* [WHAT THE EXERCISE ASKS] Each line of the data below containing "Required" needs to be listed.

========

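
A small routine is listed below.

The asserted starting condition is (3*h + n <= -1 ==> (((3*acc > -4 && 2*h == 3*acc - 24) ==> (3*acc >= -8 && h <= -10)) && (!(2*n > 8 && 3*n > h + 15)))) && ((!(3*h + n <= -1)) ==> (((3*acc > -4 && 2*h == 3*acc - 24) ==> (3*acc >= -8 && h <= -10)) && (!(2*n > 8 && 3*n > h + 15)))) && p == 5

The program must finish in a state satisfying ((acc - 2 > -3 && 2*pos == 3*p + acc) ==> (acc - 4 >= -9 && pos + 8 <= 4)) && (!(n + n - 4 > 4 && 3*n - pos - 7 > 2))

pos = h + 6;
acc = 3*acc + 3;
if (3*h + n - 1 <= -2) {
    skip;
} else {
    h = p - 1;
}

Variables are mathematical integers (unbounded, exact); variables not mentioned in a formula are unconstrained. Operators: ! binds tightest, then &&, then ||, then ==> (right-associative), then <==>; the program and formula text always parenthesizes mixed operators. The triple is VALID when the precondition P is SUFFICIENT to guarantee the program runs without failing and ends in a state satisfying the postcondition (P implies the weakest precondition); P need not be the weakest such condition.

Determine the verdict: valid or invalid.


Working backward. After the program, the postcondition ((acc - 2 > -3 && 2*pos == 3*p + acc) ==> (acc - 4 >= -9 && pos + 8 <= 4)) && (!(n + n - 4 > 4 && 3*n - pos - 7 > 2)) must hold; in canonical form it is ((acc > -1 && 2*pos == acc + 3*p) ==> (acc >= -5 && pos <= -4)) && (!(2*n > 8 && 3*n > pos + 9)).
Then branch requires ((acc > -1 && 2*pos == acc + 3*p) ==> (acc >= -5 && pos <= -4)) && (!(2*n > 8 && 3*n > pos + 9)); else branch requires ((acc > -1 && 2*pos == acc + 3*p) ==> (acc >= -5 && pos <= -4)) && (!(2*n > 8 && 3*n > pos + 9)).
Before the if: (3*h + n <= -1 ==> (((acc > -1 && 2*pos == acc + 3*p) ==> (acc >= -5 && pos <= -4)) && (!(2*n > 8 && 3*n > pos + 9)))) && ((!(3*h + n <= -1)) ==> (((acc > -1 && 2*pos == acc + 3*p) ==> (acc >= -5 && pos <= -4)) && (!(2*n > 8 && 3*n > pos + 9))))
Before acc := 3*acc + 3: (3*h + n <= -1 ==> (((3*acc > -4 && 2*pos == 3*acc + 3*p + 3) ==> (3*acc >= -8 && pos <= -4)) && (!(2*n > 8 && 3*n > pos + 9)))) && ((!(3*h + n <= -1)) ==> (((3*acc > -4 && 2*pos == 3*acc + 3*p + 3) ==> (3*acc >= -8 && pos <= -4)) && (!(2*n > 8 && 3*n > pos + 9))))
Before pos := h + 6: (3*h + n <= -1 ==> (((3*acc > -4 && 2*h == 3*acc + 3*p - 9) ==> (3*acc >= -8 && h <= -10)) && (!(2*n > 8 && 3*n > h + 15)))) && ((!(3*h + n <= -1)) ==> (((3*acc > -4 && 2*h == 3*acc + 3*p - 9) ==> (3*acc >= -8 && h <= -10)) && (!(2*n > 8 && 3*n > h + 15))))
The weakest precondition is (3*h + n <= -1 ==> (((3*acc > -4 && 2*h == 3*acc + 3*p - 9) ==> (3*acc >= -8 && h <= -10)) && (!(2*n > 8 && 3*n > h + 15)))) && ((!(3*h + n <= -1)) ==> (((3*acc > -4 && 2*h == 3*acc + 3*p - 9) ==> (3*acc >= -8 && h <= -10)) && (!(2*n > 8 && 3*n > h + 15)))).
Check whether (3*h + n <= -1 ==> (((3*acc > -4 && 2*h == 3*acc - 24) ==> (3*acc >= -8 && h <= -10)) && (!(2*n > 8 && 3*n > h + 15)))) && ((!(3*h + n <= -1)) ==> (((3*acc > -4 && 2*h == 3*acc - 24) ==> (3*acc >= -8 && h <= -10)) && (!(2*n > 8 && 3*n > h + 15)))) && p == 5 implies it.
Countermodel: at the initial state acc = 0, h = 3, n = 6, p = 5, the precondition holds but the weakest precondition fails.
Answer: invalid


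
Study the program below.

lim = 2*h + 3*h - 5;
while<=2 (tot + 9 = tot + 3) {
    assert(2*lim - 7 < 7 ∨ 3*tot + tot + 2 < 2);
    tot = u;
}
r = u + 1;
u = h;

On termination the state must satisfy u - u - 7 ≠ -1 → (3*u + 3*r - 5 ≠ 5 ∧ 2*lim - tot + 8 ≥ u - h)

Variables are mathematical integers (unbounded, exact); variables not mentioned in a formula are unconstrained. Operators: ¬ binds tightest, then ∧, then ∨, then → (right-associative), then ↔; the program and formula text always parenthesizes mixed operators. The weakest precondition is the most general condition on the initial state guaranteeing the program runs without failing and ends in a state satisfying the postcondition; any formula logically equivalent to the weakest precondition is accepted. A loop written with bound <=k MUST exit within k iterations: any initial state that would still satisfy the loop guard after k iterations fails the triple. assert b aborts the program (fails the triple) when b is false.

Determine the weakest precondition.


Working backward. After the program, the postcondition u - u - 7 ≠ -1 → (3*u + 3*r - 5 ≠ 5 ∧ 2*lim - tot + 8 ≥ u - h) must hold; in canonical form it is 3*r + 3*u ≠ 10 ∧ h + 2*lim ≥ tot + u - 8.
Before u := h: 3*h + 3*r ≠ 10 ∧ 2*lim ≥ tot - 8
Before r := u + 1: 3*h + 3*u ≠ 7 ∧ 2*lim ≥ tot - 8
Before the loop (bound <=2), unroll the exhaustion recursion (WP_0 = exit-now case; WP_j = one more guarded iteration, up to j = 2):
  WP_0: 3*h + 3*u ≠ 7 ∧ 2*lim ≥ tot - 8
  WP_1: 3*h + 3*u ≠ 7 ∧ 2*lim ≥ tot - 8
  WP_2: 3*h + 3*u ≠ 7 ∧ 2*lim ≥ tot - 8
So before the loop: 3*h + 3*u ≠ 7 ∧ 2*lim ≥ tot - 8
Before lim := 2*h + 3*h - 5: 3*h + 3*u ≠ 7 ∧ 10*h ≥ tot + 2
Answer: WP = 3*h + 3*u ≠ 7 ∧ 10*h ≥ tot + 2


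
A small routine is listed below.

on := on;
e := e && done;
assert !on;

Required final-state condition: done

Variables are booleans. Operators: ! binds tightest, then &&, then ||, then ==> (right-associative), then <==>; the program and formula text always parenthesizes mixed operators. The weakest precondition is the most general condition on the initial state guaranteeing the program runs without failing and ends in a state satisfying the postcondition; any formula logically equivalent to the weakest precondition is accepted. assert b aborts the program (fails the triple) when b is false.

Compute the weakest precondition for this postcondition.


Working backward. After the program, done must hold.
Before assert !on: (!on) && done
Before e := e && done: (!on) && done
Before on := on: (!on) && done
Answer: WP = (!on) && done


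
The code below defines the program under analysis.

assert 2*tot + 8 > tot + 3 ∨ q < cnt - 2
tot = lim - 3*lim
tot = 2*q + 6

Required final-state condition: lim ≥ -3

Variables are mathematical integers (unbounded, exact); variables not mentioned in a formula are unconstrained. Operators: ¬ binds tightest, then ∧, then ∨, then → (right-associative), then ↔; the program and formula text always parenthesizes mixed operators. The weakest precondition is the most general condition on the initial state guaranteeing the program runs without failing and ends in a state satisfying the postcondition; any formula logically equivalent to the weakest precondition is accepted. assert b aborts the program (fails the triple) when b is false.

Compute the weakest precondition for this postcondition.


Working backward. After the program, lim ≥ -3 must hold.
Before tot := 2*q + 6: lim ≥ -3
Before tot := lim - 3*lim: lim ≥ -3
Before assert 2*tot + 8 > tot + 3 ∨ q < cnt - 2: (tot > -5 ∨ q < cnt - 2) ∧ lim ≥ -3
Answer: WP = (tot > -5 ∨ q < cnt - 2) ∧ lim ≥ -3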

========

* [EXERCISE RESULT]
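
Required final-state condition: done
Required final-state condition: lim ≥ -3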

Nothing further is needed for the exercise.